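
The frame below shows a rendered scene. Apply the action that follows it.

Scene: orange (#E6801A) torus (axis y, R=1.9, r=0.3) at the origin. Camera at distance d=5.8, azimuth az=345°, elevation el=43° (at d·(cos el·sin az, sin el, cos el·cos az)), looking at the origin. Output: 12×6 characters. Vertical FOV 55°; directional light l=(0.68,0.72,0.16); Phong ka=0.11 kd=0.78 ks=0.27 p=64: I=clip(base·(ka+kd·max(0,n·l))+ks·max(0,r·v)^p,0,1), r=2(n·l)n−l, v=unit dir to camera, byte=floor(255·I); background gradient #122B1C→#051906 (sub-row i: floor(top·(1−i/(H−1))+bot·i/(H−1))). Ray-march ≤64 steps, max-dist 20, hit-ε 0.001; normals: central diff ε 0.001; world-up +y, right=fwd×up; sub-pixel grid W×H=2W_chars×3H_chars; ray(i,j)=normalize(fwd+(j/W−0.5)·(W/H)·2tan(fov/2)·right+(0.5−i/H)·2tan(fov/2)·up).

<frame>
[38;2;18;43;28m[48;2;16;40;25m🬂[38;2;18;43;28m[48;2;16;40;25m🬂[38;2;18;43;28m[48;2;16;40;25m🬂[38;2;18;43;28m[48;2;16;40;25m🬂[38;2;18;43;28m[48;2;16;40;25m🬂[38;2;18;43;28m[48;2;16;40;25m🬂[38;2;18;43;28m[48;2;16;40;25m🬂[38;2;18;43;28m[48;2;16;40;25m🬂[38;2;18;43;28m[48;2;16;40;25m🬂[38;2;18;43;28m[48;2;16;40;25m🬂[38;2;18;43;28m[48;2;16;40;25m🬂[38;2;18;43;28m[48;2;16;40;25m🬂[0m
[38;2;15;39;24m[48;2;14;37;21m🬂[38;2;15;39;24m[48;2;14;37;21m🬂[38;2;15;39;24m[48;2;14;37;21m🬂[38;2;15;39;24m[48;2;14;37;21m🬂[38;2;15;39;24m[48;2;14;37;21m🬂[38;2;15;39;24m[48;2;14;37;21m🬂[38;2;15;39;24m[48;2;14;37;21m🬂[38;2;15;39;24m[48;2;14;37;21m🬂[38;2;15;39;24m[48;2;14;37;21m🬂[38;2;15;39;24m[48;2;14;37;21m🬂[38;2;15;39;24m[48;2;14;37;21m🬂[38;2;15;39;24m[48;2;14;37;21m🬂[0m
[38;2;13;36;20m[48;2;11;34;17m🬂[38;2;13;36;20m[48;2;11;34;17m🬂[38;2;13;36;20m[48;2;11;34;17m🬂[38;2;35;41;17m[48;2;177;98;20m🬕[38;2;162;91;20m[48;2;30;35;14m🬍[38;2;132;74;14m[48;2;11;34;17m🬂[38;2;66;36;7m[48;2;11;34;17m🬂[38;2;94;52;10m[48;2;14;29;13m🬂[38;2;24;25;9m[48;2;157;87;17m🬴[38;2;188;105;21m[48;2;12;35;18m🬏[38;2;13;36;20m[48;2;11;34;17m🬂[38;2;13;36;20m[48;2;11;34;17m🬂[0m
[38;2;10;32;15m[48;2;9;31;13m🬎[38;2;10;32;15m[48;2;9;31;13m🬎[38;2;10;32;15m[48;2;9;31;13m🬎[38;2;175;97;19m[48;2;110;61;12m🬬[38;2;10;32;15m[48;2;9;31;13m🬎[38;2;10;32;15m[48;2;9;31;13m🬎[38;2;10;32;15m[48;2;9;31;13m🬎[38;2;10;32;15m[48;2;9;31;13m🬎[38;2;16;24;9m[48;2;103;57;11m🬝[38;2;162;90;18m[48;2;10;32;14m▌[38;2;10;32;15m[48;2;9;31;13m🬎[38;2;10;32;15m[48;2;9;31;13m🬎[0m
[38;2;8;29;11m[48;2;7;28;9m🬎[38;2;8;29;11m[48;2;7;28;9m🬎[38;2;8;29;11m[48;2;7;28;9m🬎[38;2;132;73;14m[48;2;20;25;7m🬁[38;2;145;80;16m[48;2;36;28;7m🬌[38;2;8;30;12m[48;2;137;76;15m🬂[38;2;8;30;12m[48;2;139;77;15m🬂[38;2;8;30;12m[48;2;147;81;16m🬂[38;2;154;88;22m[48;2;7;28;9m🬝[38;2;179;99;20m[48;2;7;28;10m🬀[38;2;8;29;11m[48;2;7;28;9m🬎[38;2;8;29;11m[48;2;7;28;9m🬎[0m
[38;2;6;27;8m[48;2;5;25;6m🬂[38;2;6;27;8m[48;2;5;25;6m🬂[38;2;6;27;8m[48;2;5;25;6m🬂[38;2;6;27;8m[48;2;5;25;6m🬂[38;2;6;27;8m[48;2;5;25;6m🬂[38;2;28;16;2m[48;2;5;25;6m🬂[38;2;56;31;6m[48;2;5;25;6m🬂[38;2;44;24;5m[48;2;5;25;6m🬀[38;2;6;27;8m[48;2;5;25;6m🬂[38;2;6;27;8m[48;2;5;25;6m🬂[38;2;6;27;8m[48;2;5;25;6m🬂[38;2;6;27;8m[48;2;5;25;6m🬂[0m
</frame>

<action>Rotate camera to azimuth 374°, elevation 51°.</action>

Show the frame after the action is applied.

<frame>
[38;2;18;43;28m[48;2;16;40;25m🬂[38;2;18;43;28m[48;2;16;40;25m🬂[38;2;18;43;28m[48;2;16;40;25m🬂[38;2;18;43;28m[48;2;16;40;25m🬂[38;2;18;43;28m[48;2;16;40;25m🬂[38;2;18;43;28m[48;2;16;40;25m🬂[38;2;18;43;28m[48;2;16;40;25m🬂[38;2;18;43;28m[48;2;16;40;25m🬂[38;2;18;43;28m[48;2;16;40;25m🬂[38;2;18;43;28m[48;2;16;40;25m🬂[38;2;18;43;28m[48;2;16;40;25m🬂[38;2;18;43;28m[48;2;16;40;25m🬂[0m
[38;2;15;39;24m[48;2;14;37;21m🬂[38;2;15;39;24m[48;2;14;37;21m🬂[38;2;15;39;24m[48;2;14;37;21m🬂[38;2;15;39;24m[48;2;14;37;21m🬂[38;2;15;39;24m[48;2;14;37;21m🬂[38;2;14;38;23m[48;2;163;90;18m🬎[38;2;14;38;23m[48;2;161;89;17m🬎[38;2;154;85;17m[48;2;14;38;22m🬏[38;2;15;39;24m[48;2;14;37;21m🬂[38;2;15;39;24m[48;2;14;37;21m🬂[38;2;15;39;24m[48;2;14;37;21m🬂[38;2;15;39;24m[48;2;14;37;21m🬂[0m
[38;2;13;36;20m[48;2;11;34;17m🬂[38;2;13;36;20m[48;2;11;34;17m🬂[38;2;13;36;20m[48;2;11;34;17m🬂[38;2;12;35;19m[48;2;163;90;18m🬆[38;2;205;121;37m[48;2;11;34;17m🬆[38;2;159;88;17m[48;2;27;37;16m🬀[38;2;37;20;4m[48;2;11;34;17m🬂[38;2;75;41;8m[48;2;11;34;17m🬂[38;2;142;79;15m[48;2;25;28;11m🬈[38;2;179;99;20m[48;2;12;35;18m🬏[38;2;13;36;20m[48;2;11;34;17m🬂[38;2;13;36;20m[48;2;11;34;17m🬂[0m
[38;2;10;32;15m[48;2;9;31;13m🬎[38;2;10;32;15m[48;2;9;31;13m🬎[38;2;10;32;15m[48;2;9;31;13m🬎[38;2;165;92;18m[48;2;143;79;15m🬨[38;2;10;32;15m[48;2;9;31;13m🬎[38;2;10;32;15m[48;2;9;31;13m🬎[38;2;10;32;15m[48;2;9;31;13m🬎[38;2;10;32;15m[48;2;9;31;13m🬎[38;2;16;24;9m[48;2;62;34;7m🬝[38;2;163;90;18m[48;2;10;32;14m▌[38;2;10;32;15m[48;2;9;31;13m🬎[38;2;10;32;15m[48;2;9;31;13m🬎[0m
[38;2;8;29;11m[48;2;7;28;9m🬎[38;2;8;29;11m[48;2;7;28;9m🬎[38;2;8;29;11m[48;2;7;28;9m🬎[38;2;119;66;13m[48;2;7;28;9m🬊[38;2;8;30;12m[48;2;138;77;15m🬁[38;2;8;29;11m[48;2;154;86;17m🬎[38;2;8;29;11m[48;2;150;83;16m🬎[38;2;31;36;11m[48;2;181;105;28m🬎[38;2;174;97;20m[48;2;17;21;6m🬜[38;2;203;113;23m[48;2;7;28;10m🬀[38;2;8;29;11m[48;2;7;28;9m🬎[38;2;8;29;11m[48;2;7;28;9m🬎[0m
[38;2;6;27;8m[48;2;5;25;6m🬂[38;2;6;27;8m[48;2;5;25;6m🬂[38;2;6;27;8m[48;2;5;25;6m🬂[38;2;6;27;8m[48;2;5;25;6m🬂[38;2;72;40;8m[48;2;5;25;6m🬁[38;2;135;75;15m[48;2;5;25;6m🬂[38;2;162;90;18m[48;2;5;25;6m🬂[38;2;157;87;17m[48;2;5;25;6m🬂[38;2;6;27;8m[48;2;5;25;6m🬂[38;2;6;27;8m[48;2;5;25;6m🬂[38;2;6;27;8m[48;2;5;25;6m🬂[38;2;6;27;8m[48;2;5;25;6m🬂[0m
</frame>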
#####
* Task *
Filter the preceding entries down to the lines with "elevation".

* Your response *
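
Scene: orange (#E6801A) torus (axis y, R=1.9, r=0.3) at the origin. Camera at distance d=5.8, azimuth az=345°, elevation el=43° (at d·(cos el·sin az, sin el, cos el·cos az)), looking at the origin. Output: 12×6 characters. Vertical FOV 55°; directional light l=(0.68,0.72,0.16); Phong ka=0.11 kd=0.78 ks=0.27 p=64: I=clip(base·(ka+kd·max(0,n·l))+ks·max(0,r·v)^p,0,1), r=2(n·l)n−l, v=unit dir to camera, byte=floor(255·I); background gradient #122B1C→#051906 (sub-row i: floor(top·(1−i/(H−1))+bot·i/(H−1))). Ray-march ≤64 steps, max-dist 20, hit-ε 0.001; normals: central diff ε 0.001; world-up +y, right=fwd×up; sub-pixel grid W×H=2W_chars×3H_chars; ray(i,j)=normalize(fwd+(j/W−0.5)·(W/H)·2tan(fov/2)·right+(0.5−i/H)·2tan(fov/2)·up).
<action>Rotate camera to azimuth 374°, elevation 51°.</action>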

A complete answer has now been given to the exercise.